### Task brief
Where a line holds the word "length", copy that line from the data below.

------------------------

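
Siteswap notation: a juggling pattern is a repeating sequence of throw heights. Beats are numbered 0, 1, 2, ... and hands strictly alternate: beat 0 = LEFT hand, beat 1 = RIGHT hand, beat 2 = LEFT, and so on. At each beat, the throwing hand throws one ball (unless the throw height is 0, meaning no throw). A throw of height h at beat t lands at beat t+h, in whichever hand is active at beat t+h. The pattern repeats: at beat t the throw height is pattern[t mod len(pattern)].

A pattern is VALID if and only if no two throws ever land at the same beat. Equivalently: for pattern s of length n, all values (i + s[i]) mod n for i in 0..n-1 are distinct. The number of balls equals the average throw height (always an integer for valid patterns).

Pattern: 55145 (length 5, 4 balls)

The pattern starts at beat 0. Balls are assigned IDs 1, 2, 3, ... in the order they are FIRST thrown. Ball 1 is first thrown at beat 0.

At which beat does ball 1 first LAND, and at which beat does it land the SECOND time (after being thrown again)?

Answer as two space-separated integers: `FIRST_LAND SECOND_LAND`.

Answer: 5 10

Derivation:
Beat 0 (L): throw ball1 h=5 -> lands@5:R; in-air after throw: [b1@5:R]
Beat 1 (R): throw ball2 h=5 -> lands@6:L; in-air after throw: [b1@5:R b2@6:L]
Beat 2 (L): throw ball3 h=1 -> lands@3:R; in-air after throw: [b3@3:R b1@5:R b2@6:L]
Beat 3 (R): throw ball3 h=4 -> lands@7:R; in-air after throw: [b1@5:R b2@6:L b3@7:R]
Beat 4 (L): throw ball4 h=5 -> lands@9:R; in-air after throw: [b1@5:R b2@6:L b3@7:R b4@9:R]
Beat 5 (R): throw ball1 h=5 -> lands@10:L; in-air after throw: [b2@6:L b3@7:R b4@9:R b1@10:L]
Beat 6 (L): throw ball2 h=5 -> lands@11:R; in-air after throw: [b3@7:R b4@9:R b1@10:L b2@11:R]
Beat 7 (R): throw ball3 h=1 -> lands@8:L; in-air after throw: [b3@8:L b4@9:R b1@10:L b2@11:R]
Beat 8 (L): throw ball3 h=4 -> lands@12:L; in-air after throw: [b4@9:R b1@10:L b2@11:R b3@12:L]
Beat 9 (R): throw ball4 h=5 -> lands@14:L; in-air after throw: [b1@10:L b2@11:R b3@12:L b4@14:L]
Beat 10 (L): throw ball1 h=5 -> lands@15:R; in-air after throw: [b2@11:R b3@12:L b4@14:L b1@15:R]
Ball 1: thrown@0 h=5 -> first land @5; rethrown@5 h=5 -> second land @10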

------------------------

### Solved exercise
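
A pattern is VALID if and only if no two throws ever land at the same beat. Equivalently: for pattern s of length n, all values (i + s[i]) mod n for i in 0..n-1 are distinct. The number of balls equals the average throw height (always an integer for valid patterns).
Pattern: 55145 (length 5, 4 balls)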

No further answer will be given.